→ RECORDS SUPPLIED:
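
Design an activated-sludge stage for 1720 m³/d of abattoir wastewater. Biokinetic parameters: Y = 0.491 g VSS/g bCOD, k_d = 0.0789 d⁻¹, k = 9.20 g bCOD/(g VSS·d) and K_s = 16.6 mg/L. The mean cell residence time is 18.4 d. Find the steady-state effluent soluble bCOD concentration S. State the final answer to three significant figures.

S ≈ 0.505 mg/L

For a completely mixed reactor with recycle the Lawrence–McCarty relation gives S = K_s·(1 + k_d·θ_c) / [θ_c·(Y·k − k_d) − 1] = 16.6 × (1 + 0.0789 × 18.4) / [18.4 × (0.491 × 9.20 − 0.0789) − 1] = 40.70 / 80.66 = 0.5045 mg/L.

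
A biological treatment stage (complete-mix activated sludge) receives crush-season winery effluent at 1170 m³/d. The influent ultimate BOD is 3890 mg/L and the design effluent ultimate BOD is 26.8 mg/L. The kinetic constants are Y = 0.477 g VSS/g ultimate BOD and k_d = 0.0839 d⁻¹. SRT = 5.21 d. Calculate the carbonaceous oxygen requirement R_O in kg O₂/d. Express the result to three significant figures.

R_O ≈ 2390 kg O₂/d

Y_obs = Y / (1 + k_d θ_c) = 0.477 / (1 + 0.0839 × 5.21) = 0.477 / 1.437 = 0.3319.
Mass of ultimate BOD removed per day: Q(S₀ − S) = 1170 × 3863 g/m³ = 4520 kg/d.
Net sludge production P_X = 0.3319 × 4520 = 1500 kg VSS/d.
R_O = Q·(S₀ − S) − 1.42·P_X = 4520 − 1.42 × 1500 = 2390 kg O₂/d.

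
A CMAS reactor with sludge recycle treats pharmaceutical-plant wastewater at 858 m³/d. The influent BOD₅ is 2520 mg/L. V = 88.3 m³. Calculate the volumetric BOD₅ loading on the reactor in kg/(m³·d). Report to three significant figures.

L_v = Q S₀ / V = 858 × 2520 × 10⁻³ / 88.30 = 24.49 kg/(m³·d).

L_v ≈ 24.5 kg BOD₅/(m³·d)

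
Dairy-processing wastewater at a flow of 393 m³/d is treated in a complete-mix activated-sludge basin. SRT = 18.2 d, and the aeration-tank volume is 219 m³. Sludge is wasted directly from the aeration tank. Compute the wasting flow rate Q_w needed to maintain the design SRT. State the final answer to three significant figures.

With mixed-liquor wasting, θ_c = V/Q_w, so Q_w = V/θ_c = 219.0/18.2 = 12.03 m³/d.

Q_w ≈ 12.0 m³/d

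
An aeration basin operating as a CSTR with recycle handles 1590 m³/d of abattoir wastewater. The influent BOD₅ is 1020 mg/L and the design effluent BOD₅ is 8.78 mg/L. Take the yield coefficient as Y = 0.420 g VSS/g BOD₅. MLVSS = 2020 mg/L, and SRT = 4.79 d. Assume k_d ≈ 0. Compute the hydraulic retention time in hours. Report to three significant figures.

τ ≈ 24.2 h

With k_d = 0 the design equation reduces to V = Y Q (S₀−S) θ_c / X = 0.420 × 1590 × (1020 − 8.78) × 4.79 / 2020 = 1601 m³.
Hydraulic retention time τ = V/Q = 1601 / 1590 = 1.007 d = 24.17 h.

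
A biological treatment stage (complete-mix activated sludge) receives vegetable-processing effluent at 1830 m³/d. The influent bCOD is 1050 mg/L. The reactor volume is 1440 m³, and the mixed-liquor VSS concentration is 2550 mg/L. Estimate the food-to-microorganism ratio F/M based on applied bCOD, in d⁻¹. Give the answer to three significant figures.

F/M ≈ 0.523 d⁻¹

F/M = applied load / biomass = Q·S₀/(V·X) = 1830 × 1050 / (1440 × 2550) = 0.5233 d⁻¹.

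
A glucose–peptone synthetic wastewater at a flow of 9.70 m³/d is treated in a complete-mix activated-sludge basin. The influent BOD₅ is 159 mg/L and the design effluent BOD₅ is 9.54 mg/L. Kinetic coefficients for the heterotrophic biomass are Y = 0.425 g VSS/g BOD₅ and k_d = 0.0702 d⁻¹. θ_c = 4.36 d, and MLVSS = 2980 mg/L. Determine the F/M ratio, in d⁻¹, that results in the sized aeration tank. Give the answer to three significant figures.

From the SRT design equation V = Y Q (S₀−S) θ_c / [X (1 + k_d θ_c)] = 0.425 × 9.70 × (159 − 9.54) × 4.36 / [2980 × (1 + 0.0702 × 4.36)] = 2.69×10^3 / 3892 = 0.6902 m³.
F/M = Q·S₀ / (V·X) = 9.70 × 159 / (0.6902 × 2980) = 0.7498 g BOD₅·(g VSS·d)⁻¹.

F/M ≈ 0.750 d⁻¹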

→ AIM OF THE TASK:
Please retype every entry above exactly as it stands.

→ RESPONSE AREA:
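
Design an activated-sludge stage for 1720 m³/d of abattoir wastewater. Biokinetic parameters: Y = 0.491 g VSS/g bCOD, k_d = 0.0789 d⁻¹, k = 9.20 g bCOD/(g VSS·d) and K_s = 16.6 mg/L. The mean cell residence time is 18.4 d. Find the steady-state effluent soluble bCOD concentration S. State the final answer to three significant figures.

S ≈ 0.505 mg/L

For a completely mixed reactor with recycle the Lawrence–McCarty relation gives S = K_s·(1 + k_d·θ_c) / [θ_c·(Y·k − k_d) − 1] = 16.6 × (1 + 0.0789 × 18.4) / [18.4 × (0.491 × 9.20 − 0.0789) − 1] = 40.70 / 80.66 = 0.5045 mg/L.

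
A biological treatment stage (complete-mix activated sludge) receives crush-season winery effluent at 1170 m³/d. The influent ultimate BOD is 3890 mg/L and the design effluent ultimate BOD is 26.8 mg/L. The kinetic constants are Y = 0.477 g VSS/g ultimate BOD and k_d = 0.0839 d⁻¹. SRT = 5.21 d. Calculate the carbonaceous oxygen requirement R_O in kg O₂/d. Express the result to three significant figures.

R_O ≈ 2390 kg O₂/d

Y_obs = Y / (1 + k_d θ_c) = 0.477 / (1 + 0.0839 × 5.21) = 0.477 / 1.437 = 0.3319.
Mass of ultimate BOD removed per day: Q(S₀ − S) = 1170 × 3863 g/m³ = 4520 kg/d.
Net sludge production P_X = 0.3319 × 4520 = 1500 kg VSS/d.
R_O = Q·(S₀ − S) − 1.42·P_X = 4520 − 1.42 × 1500 = 2390 kg O₂/d.

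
A CMAS reactor with sludge recycle treats pharmaceutical-plant wastewater at 858 m³/d. The influent BOD₅ is 2520 mg/L. V = 88.3 m³. Calculate the volumetric BOD₅ loading on the reactor in kg/(m³·d). Report to three significant figures.

L_v = Q S₀ / V = 858 × 2520 × 10⁻³ / 88.30 = 24.49 kg/(m³·d).

L_v ≈ 24.5 kg BOD₅/(m³·d)

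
Dairy-processing wastewater at a flow of 393 m³/d is treated in a complete-mix activated-sludge basin. SRT = 18.2 d, and the aeration-tank volume is 219 m³. Sludge is wasted directly from the aeration tank. Compute the wasting flow rate Q_w needed to maintain the design SRT. State the final answer to three significant figures.

With mixed-liquor wasting, θ_c = V/Q_w, so Q_w = V/θ_c = 219.0/18.2 = 12.03 m³/d.

Q_w ≈ 12.0 m³/d

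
An aeration basin operating as a CSTR with recycle handles 1590 m³/d of abattoir wastewater. The influent BOD₅ is 1020 mg/L and the design effluent BOD₅ is 8.78 mg/L. Take the yield coefficient as Y = 0.420 g VSS/g BOD₅. MLVSS = 2020 mg/L, and SRT = 4.79 d. Assume k_d ≈ 0. Compute the hydraulic retention time in hours. Report to three significant figures.

τ ≈ 24.2 h

With k_d = 0 the design equation reduces to V = Y Q (S₀−S) θ_c / X = 0.420 × 1590 × (1020 − 8.78) × 4.79 / 2020 = 1601 m³.
Hydraulic retention time τ = V/Q = 1601 / 1590 = 1.007 d = 24.17 h.

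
A biological treatment stage (complete-mix activated sludge) receives vegetable-processing effluent at 1830 m³/d. The influent bCOD is 1050 mg/L. The reactor volume is 1440 m³, and the mixed-liquor VSS concentration is 2550 mg/L. Estimate the food-to-microorganism ratio F/M based on applied bCOD, in d⁻¹. Give the answer to three significant figures.

F/M ≈ 0.523 d⁻¹

F/M = applied load / biomass = Q·S₀/(V·X) = 1830 × 1050 / (1440 × 2550) = 0.5233 d⁻¹.

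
A glucose–peptone synthetic wastewater at a flow of 9.70 m³/d is treated in a complete-mix activated-sludge basin. The influent BOD₅ is 159 mg/L and the design effluent BOD₅ is 9.54 mg/L. Kinetic coefficients for the heterotrophic biomass are Y = 0.425 g VSS/g BOD₅ and k_d = 0.0702 d⁻¹. θ_c = 4.36 d, and MLVSS = 2980 mg/L. Determine the F/M ratio, in d⁻¹, that results in the sized aeration tank. Give the answer to three significant figures.

From the SRT design equation V = Y Q (S₀−S) θ_c / [X (1 + k_d θ_c)] = 0.425 × 9.70 × (159 − 9.54) × 4.36 / [2980 × (1 + 0.0702 × 4.36)] = 2.69×10^3 / 3892 = 0.6902 m³.
F/M = Q·S₀ / (V·X) = 9.70 × 159 / (0.6902 × 2980) = 0.7498 g BOD₅·(g VSS·d)⁻¹.

F/M ≈ 0.750 d⁻¹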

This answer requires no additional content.